What you return should match the data below exactly, line for line.

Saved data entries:
########
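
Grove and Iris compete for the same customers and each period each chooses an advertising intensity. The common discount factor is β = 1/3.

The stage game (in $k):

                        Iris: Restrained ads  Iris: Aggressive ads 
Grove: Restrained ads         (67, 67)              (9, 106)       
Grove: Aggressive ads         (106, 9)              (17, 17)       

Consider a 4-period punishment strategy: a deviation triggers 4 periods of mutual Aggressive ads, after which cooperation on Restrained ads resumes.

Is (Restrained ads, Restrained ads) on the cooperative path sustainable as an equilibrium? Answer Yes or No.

A one-shot deviation gives 106 now, then 17 for 4 periods, then back to 67.
Gain from deviating: (106−67) today; loss: (67−17) in each of the next 4 periods.
No-deviation condition: (67−17)(β+…+β^4) ≥ 106−67, i.e. β+…+β^4 ≥ 39/50.
At β = 1/3: β+…+β^4 = 0.4938 < 0.7800.
So cooperation is not sustainable.

No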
########
- **OUTPUT BELOW**:
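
Grove and Iris compete for the same customers and each period each chooses an advertising intensity. The common discount factor is β = 1/3.

The stage game (in $k):

                        Iris: Restrained ads  Iris: Aggressive ads 
Grove: Restrained ads         (67, 67)              (9, 106)       
Grove: Aggressive ads         (106, 9)              (17, 17)       

Consider a 4-period punishment strategy: a deviation triggers 4 periods of mutual Aggressive ads, after which cooperation on Restrained ads resumes.

Is (Restrained ads, Restrained ads) on the cooperative path sustainable as an equilibrium? Answer Yes or No.

A one-shot deviation gives 106 now, then 17 for 4 periods, then back to 67.
Gain from deviating: (106−67) today; loss: (67−17) in each of the next 4 periods.
No-deviation condition: (67−17)(β+…+β^4) ≥ 106−67, i.e. β+…+β^4 ≥ 39/50.
At β = 1/3: β+…+β^4 = 0.4938 < 0.7800.
So cooperation is not sustainable.

No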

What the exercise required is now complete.